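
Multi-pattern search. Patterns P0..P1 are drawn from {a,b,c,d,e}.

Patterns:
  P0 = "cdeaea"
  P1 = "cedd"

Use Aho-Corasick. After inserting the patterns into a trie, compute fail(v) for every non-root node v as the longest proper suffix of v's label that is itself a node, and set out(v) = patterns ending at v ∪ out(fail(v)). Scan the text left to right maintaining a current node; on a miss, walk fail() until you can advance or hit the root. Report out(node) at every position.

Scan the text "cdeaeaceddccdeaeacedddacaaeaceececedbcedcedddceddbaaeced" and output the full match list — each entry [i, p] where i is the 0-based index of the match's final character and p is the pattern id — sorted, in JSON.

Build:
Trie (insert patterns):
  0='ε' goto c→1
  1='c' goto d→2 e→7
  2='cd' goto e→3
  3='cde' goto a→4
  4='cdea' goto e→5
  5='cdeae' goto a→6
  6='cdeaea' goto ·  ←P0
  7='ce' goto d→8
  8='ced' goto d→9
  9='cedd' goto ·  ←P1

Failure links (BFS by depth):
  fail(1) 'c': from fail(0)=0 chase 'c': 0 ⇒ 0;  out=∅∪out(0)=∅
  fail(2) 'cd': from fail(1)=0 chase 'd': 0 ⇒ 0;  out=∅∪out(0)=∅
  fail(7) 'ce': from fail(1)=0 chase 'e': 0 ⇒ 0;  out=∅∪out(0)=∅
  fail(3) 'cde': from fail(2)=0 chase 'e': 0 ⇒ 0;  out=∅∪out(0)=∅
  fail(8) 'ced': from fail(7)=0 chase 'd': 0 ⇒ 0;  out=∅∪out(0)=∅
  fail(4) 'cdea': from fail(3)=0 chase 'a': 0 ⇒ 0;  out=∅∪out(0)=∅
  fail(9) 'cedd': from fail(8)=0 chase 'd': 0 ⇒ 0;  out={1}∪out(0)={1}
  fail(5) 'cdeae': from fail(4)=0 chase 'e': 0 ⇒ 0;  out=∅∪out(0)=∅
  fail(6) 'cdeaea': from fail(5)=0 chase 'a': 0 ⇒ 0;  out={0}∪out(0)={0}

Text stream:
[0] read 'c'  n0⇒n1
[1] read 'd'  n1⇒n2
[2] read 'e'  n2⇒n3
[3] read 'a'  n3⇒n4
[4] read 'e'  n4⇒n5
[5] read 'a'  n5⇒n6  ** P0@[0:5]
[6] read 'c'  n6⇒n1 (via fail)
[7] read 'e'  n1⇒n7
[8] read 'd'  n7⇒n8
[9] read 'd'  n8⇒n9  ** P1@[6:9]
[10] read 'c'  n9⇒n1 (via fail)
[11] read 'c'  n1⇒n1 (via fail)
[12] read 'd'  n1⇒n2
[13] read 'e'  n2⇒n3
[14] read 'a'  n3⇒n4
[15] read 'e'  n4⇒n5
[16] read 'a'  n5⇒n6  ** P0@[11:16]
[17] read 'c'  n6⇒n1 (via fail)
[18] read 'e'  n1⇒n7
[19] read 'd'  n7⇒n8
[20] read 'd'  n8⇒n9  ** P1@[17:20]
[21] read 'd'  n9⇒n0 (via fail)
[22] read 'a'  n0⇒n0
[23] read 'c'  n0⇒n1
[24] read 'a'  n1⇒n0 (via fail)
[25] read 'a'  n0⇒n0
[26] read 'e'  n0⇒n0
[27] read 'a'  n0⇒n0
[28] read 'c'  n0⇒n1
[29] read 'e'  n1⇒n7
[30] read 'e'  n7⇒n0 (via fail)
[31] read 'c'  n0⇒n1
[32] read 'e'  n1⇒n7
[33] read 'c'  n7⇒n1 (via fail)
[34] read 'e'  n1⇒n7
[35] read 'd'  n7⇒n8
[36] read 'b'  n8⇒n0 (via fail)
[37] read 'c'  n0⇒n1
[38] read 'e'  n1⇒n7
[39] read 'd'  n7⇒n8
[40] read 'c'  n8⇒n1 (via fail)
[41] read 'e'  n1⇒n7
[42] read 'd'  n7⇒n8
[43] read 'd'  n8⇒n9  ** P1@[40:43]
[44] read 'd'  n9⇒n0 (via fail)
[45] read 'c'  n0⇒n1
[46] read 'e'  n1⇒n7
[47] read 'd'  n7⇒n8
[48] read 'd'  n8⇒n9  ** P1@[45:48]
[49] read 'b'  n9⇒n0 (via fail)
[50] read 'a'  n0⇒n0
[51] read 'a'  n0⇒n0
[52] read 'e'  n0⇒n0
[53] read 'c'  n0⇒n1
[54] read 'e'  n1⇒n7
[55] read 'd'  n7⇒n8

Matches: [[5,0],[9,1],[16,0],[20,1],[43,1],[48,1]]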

====

### Exercise directions
Give back the entire listing, line for line, exactly as it stands.

### Answer to this problem
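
Multi-pattern search. Patterns P0..P1 are drawn from {a,b,c,d,e}.

Patterns:
  P0 = "cdeaea"
  P1 = "cedd"

Use Aho-Corasick. After inserting the patterns into a trie, compute fail(v) for every non-root node v as the longest proper suffix of v's label that is itself a node, and set out(v) = patterns ending at v ∪ out(fail(v)). Scan the text left to right maintaining a current node; on a miss, walk fail() until you can advance or hit the root. Report out(node) at every position.

Scan the text "cdeaeaceddccdeaeacedddacaaeaceececedbcedcedddceddbaaeced" and output the full match list — each entry [i, p] where i is the 0-based index of the match's final character and p is the pattern id — sorted, in JSON.

Build:
Trie (insert patterns):
  0='ε' goto c→1
  1='c' goto d→2 e→7
  2='cd' goto e→3
  3='cde' goto a→4
  4='cdea' goto e→5
  5='cdeae' goto a→6
  6='cdeaea' goto ·  ←P0
  7='ce' goto d→8
  8='ced' goto d→9
  9='cedd' goto ·  ←P1

Failure links (BFS by depth):
  fail(1) 'c': from fail(0)=0 chase 'c': 0 ⇒ 0;  out=∅∪out(0)=∅
  fail(2) 'cd': from fail(1)=0 chase 'd': 0 ⇒ 0;  out=∅∪out(0)=∅
  fail(7) 'ce': from fail(1)=0 chase 'e': 0 ⇒ 0;  out=∅∪out(0)=∅
  fail(3) 'cde': from fail(2)=0 chase 'e': 0 ⇒ 0;  out=∅∪out(0)=∅
  fail(8) 'ced': from fail(7)=0 chase 'd': 0 ⇒ 0;  out=∅∪out(0)=∅
  fail(4) 'cdea': from fail(3)=0 chase 'a': 0 ⇒ 0;  out=∅∪out(0)=∅
  fail(9) 'cedd': from fail(8)=0 chase 'd': 0 ⇒ 0;  out={1}∪out(0)={1}
  fail(5) 'cdeae': from fail(4)=0 chase 'e': 0 ⇒ 0;  out=∅∪out(0)=∅
  fail(6) 'cdeaea': from fail(5)=0 chase 'a': 0 ⇒ 0;  out={0}∪out(0)={0}

Text stream:
[0] read 'c'  n0⇒n1
[1] read 'd'  n1⇒n2
[2] read 'e'  n2⇒n3
[3] read 'a'  n3⇒n4
[4] read 'e'  n4⇒n5
[5] read 'a'  n5⇒n6  ** P0@[0:5]
[6] read 'c'  n6⇒n1 (via fail)
[7] read 'e'  n1⇒n7
[8] read 'd'  n7⇒n8
[9] read 'd'  n8⇒n9  ** P1@[6:9]
[10] read 'c'  n9⇒n1 (via fail)
[11] read 'c'  n1⇒n1 (via fail)
[12] read 'd'  n1⇒n2
[13] read 'e'  n2⇒n3
[14] read 'a'  n3⇒n4
[15] read 'e'  n4⇒n5
[16] read 'a'  n5⇒n6  ** P0@[11:16]
[17] read 'c'  n6⇒n1 (via fail)
[18] read 'e'  n1⇒n7
[19] read 'd'  n7⇒n8
[20] read 'd'  n8⇒n9  ** P1@[17:20]
[21] read 'd'  n9⇒n0 (via fail)
[22] read 'a'  n0⇒n0
[23] read 'c'  n0⇒n1
[24] read 'a'  n1⇒n0 (via fail)
[25] read 'a'  n0⇒n0
[26] read 'e'  n0⇒n0
[27] read 'a'  n0⇒n0
[28] read 'c'  n0⇒n1
[29] read 'e'  n1⇒n7
[30] read 'e'  n7⇒n0 (via fail)
[31] read 'c'  n0⇒n1
[32] read 'e'  n1⇒n7
[33] read 'c'  n7⇒n1 (via fail)
[34] read 'e'  n1⇒n7
[35] read 'd'  n7⇒n8
[36] read 'b'  n8⇒n0 (via fail)
[37] read 'c'  n0⇒n1
[38] read 'e'  n1⇒n7
[39] read 'd'  n7⇒n8
[40] read 'c'  n8⇒n1 (via fail)
[41] read 'e'  n1⇒n7
[42] read 'd'  n7⇒n8
[43] read 'd'  n8⇒n9  ** P1@[40:43]
[44] read 'd'  n9⇒n0 (via fail)
[45] read 'c'  n0⇒n1
[46] read 'e'  n1⇒n7
[47] read 'd'  n7⇒n8
[48] read 'd'  n8⇒n9  ** P1@[45:48]
[49] read 'b'  n9⇒n0 (via fail)
[50] read 'a'  n0⇒n0
[51] read 'a'  n0⇒n0
[52] read 'e'  n0⇒n0
[53] read 'c'  n0⇒n1
[54] read 'e'  n1⇒n7
[55] read 'd'  n7⇒n8

Matches: [[5,0],[9,1],[16,0],[20,1],[43,1],[48,1]]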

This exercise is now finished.